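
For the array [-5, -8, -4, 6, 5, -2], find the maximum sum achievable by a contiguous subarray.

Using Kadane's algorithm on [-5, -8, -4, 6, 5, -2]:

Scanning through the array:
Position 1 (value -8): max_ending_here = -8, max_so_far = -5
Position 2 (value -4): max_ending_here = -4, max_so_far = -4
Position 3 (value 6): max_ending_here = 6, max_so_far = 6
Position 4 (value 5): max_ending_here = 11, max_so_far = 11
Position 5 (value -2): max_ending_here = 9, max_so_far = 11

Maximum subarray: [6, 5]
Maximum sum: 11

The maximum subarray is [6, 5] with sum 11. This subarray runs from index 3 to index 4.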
****
Assigned task – Give the records above again, word for word.

Reply to the task –
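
For the array [-5, -8, -4, 6, 5, -2], find the maximum sum achievable by a contiguous subarray.

Using Kadane's algorithm on [-5, -8, -4, 6, 5, -2]:

Scanning through the array:
Position 1 (value -8): max_ending_here = -8, max_so_far = -5
Position 2 (value -4): max_ending_here = -4, max_so_far = -4
Position 3 (value 6): max_ending_here = 6, max_so_far = 6
Position 4 (value 5): max_ending_here = 11, max_so_far = 11
Position 5 (value -2): max_ending_here = 9, max_so_far = 11

Maximum subarray: [6, 5]
Maximum sum: 11

The maximum subarray is [6, 5] with sum 11. This subarray runs from index 3 to index 4.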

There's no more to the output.